### What you have to do
Reproduce each record exactly, leaving out no line.

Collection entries

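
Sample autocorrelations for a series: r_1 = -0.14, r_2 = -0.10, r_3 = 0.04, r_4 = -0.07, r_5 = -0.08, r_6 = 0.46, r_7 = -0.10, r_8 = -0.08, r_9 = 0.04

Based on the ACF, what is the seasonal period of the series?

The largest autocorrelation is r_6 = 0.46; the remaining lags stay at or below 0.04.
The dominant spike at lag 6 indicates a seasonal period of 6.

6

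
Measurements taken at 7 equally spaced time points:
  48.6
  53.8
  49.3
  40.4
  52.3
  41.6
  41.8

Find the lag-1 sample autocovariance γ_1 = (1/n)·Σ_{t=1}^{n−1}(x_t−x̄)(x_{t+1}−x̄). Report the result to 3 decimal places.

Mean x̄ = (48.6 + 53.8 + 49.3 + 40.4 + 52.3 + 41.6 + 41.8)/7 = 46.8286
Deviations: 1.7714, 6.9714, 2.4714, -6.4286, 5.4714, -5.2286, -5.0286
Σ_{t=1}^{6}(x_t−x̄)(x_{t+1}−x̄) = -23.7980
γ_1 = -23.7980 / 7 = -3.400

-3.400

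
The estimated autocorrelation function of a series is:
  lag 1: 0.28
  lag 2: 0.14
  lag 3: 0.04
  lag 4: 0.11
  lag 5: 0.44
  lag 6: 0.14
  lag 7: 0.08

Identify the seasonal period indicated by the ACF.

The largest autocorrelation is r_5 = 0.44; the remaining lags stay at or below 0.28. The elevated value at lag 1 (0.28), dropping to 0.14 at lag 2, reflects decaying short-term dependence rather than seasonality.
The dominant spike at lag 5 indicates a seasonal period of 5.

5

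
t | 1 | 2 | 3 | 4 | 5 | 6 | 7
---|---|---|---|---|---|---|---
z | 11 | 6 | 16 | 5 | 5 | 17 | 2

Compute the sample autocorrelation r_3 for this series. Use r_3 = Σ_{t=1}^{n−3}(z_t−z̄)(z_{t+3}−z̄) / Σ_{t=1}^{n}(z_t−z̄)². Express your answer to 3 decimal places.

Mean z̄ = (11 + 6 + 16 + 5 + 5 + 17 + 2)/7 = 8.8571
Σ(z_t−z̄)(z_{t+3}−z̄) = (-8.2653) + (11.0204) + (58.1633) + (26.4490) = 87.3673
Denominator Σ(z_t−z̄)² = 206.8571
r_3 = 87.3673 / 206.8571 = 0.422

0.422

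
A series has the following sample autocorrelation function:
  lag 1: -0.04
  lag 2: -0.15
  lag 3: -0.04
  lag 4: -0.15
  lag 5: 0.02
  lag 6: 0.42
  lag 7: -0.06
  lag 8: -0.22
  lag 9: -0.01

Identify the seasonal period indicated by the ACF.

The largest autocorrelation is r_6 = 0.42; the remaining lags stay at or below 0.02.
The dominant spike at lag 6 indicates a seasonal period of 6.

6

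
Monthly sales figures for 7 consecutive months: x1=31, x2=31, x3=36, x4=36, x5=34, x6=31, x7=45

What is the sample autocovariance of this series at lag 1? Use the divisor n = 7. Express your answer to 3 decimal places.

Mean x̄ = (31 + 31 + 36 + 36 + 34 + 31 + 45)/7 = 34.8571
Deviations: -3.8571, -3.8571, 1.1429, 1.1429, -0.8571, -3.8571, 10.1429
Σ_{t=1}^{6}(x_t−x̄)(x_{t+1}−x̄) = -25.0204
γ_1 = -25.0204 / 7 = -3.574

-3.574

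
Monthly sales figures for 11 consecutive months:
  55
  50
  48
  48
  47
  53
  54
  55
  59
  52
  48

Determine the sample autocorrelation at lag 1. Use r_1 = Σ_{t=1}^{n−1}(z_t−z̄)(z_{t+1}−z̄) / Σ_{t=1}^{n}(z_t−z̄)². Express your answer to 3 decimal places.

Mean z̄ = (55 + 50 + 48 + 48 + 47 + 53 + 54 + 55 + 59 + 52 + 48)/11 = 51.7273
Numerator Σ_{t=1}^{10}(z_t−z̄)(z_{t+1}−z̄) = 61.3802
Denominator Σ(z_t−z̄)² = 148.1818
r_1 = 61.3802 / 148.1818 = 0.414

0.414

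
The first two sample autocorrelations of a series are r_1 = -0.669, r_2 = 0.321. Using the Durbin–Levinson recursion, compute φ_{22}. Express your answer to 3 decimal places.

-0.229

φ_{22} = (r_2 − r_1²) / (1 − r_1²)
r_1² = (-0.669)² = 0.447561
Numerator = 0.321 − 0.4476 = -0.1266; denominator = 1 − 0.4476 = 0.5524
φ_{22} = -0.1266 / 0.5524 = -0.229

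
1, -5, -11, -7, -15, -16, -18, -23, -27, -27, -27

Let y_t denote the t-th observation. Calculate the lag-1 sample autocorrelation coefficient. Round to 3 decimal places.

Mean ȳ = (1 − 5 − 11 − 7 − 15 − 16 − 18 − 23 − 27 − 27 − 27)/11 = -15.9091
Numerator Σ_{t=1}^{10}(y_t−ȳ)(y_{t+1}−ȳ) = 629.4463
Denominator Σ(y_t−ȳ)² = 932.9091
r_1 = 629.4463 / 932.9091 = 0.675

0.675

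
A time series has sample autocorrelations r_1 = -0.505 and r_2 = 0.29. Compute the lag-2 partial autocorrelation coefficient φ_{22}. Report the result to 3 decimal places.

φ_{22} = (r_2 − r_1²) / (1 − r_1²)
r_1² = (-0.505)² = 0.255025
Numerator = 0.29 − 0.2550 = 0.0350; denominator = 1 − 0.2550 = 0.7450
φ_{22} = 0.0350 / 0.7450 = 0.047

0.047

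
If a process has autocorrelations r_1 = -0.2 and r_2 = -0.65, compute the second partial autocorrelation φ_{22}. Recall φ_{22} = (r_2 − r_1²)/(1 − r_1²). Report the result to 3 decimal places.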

### Expected answer
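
Sample autocorrelations for a series: r_1 = -0.14, r_2 = -0.10, r_3 = 0.04, r_4 = -0.07, r_5 = -0.08, r_6 = 0.46, r_7 = -0.10, r_8 = -0.08, r_9 = 0.04

Based on the ACF, what is the seasonal period of the series?

The largest autocorrelation is r_6 = 0.46; the remaining lags stay at or below 0.04.
The dominant spike at lag 6 indicates a seasonal period of 6.

6

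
Measurements taken at 7 equally spaced time points:
  48.6
  53.8
  49.3
  40.4
  52.3
  41.6
  41.8

Find the lag-1 sample autocovariance γ_1 = (1/n)·Σ_{t=1}^{n−1}(x_t−x̄)(x_{t+1}−x̄). Report the result to 3 decimal places.

Mean x̄ = (48.6 + 53.8 + 49.3 + 40.4 + 52.3 + 41.6 + 41.8)/7 = 46.8286
Deviations: 1.7714, 6.9714, 2.4714, -6.4286, 5.4714, -5.2286, -5.0286
Σ_{t=1}^{6}(x_t−x̄)(x_{t+1}−x̄) = -23.7980
γ_1 = -23.7980 / 7 = -3.400

-3.400

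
The estimated autocorrelation function of a series is:
  lag 1: 0.28
  lag 2: 0.14
  lag 3: 0.04
  lag 4: 0.11
  lag 5: 0.44
  lag 6: 0.14
  lag 7: 0.08

Identify the seasonal period indicated by the ACF.

The largest autocorrelation is r_5 = 0.44; the remaining lags stay at or below 0.28. The elevated value at lag 1 (0.28), dropping to 0.14 at lag 2, reflects decaying short-term dependence rather than seasonality.
The dominant spike at lag 5 indicates a seasonal period of 5.

5

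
t | 1 | 2 | 3 | 4 | 5 | 6 | 7
---|---|---|---|---|---|---|---
z | 11 | 6 | 16 | 5 | 5 | 17 | 2

Compute the sample autocorrelation r_3 for this series. Use r_3 = Σ_{t=1}^{n−3}(z_t−z̄)(z_{t+3}−z̄) / Σ_{t=1}^{n}(z_t−z̄)². Express your answer to 3 decimal places.

Mean z̄ = (11 + 6 + 16 + 5 + 5 + 17 + 2)/7 = 8.8571
Σ(z_t−z̄)(z_{t+3}−z̄) = (-8.2653) + (11.0204) + (58.1633) + (26.4490) = 87.3673
Denominator Σ(z_t−z̄)² = 206.8571
r_3 = 87.3673 / 206.8571 = 0.422

0.422

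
A series has the following sample autocorrelation function:
  lag 1: -0.04
  lag 2: -0.15
  lag 3: -0.04
  lag 4: -0.15
  lag 5: 0.02
  lag 6: 0.42
  lag 7: -0.06
  lag 8: -0.22
  lag 9: -0.01

Identify the seasonal period indicated by the ACF.

The largest autocorrelation is r_6 = 0.42; the remaining lags stay at or below 0.02.
The dominant spike at lag 6 indicates a seasonal period of 6.

6

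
Monthly sales figures for 7 consecutive months: x1=31, x2=31, x3=36, x4=36, x5=34, x6=31, x7=45

What is the sample autocovariance of this series at lag 1? Use the divisor n = 7. Express your answer to 3 decimal places.

Mean x̄ = (31 + 31 + 36 + 36 + 34 + 31 + 45)/7 = 34.8571
Deviations: -3.8571, -3.8571, 1.1429, 1.1429, -0.8571, -3.8571, 10.1429
Σ_{t=1}^{6}(x_t−x̄)(x_{t+1}−x̄) = -25.0204
γ_1 = -25.0204 / 7 = -3.574

-3.574

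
Monthly sales figures for 11 consecutive months:
  55
  50
  48
  48
  47
  53
  54
  55
  59
  52
  48

Determine the sample autocorrelation at lag 1. Use r_1 = Σ_{t=1}^{n−1}(z_t−z̄)(z_{t+1}−z̄) / Σ_{t=1}^{n}(z_t−z̄)². Express your answer to 3 decimal places.

Mean z̄ = (55 + 50 + 48 + 48 + 47 + 53 + 54 + 55 + 59 + 52 + 48)/11 = 51.7273
Numerator Σ_{t=1}^{10}(z_t−z̄)(z_{t+1}−z̄) = 61.3802
Denominator Σ(z_t−z̄)² = 148.1818
r_1 = 61.3802 / 148.1818 = 0.414

0.414

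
The first two sample autocorrelations of a series are r_1 = -0.669, r_2 = 0.321. Using the Durbin–Levinson recursion, compute φ_{22}. Express your answer to 3 decimal places.

-0.229

φ_{22} = (r_2 − r_1²) / (1 − r_1²)
r_1² = (-0.669)² = 0.447561
Numerator = 0.321 − 0.4476 = -0.1266; denominator = 1 − 0.4476 = 0.5524
φ_{22} = -0.1266 / 0.5524 = -0.229

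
1, -5, -11, -7, -15, -16, -18, -23, -27, -27, -27

Let y_t denote the t-th observation. Calculate the lag-1 sample autocorrelation coefficient. Round to 3 decimal places.

Mean ȳ = (1 − 5 − 11 − 7 − 15 − 16 − 18 − 23 − 27 − 27 − 27)/11 = -15.9091
Numerator Σ_{t=1}^{10}(y_t−ȳ)(y_{t+1}−ȳ) = 629.4463
Denominator Σ(y_t−ȳ)² = 932.9091
r_1 = 629.4463 / 932.9091 = 0.675

0.675

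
A time series has sample autocorrelations r_1 = -0.505 and r_2 = 0.29. Compute the lag-2 partial autocorrelation coefficient φ_{22}. Report the result to 3 decimal places.

φ_{22} = (r_2 − r_1²) / (1 − r_1²)
r_1² = (-0.505)² = 0.255025
Numerator = 0.29 − 0.2550 = 0.0350; denominator = 1 − 0.2550 = 0.7450
φ_{22} = 0.0350 / 0.7450 = 0.047

0.047

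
If a process has autocorrelations r_1 = -0.2 and r_2 = -0.65, compute the second partial autocorrelation φ_{22}. Recall φ_{22} = (r_2 − r_1²)/(1 − r_1²). Report the result to 3 decimal places.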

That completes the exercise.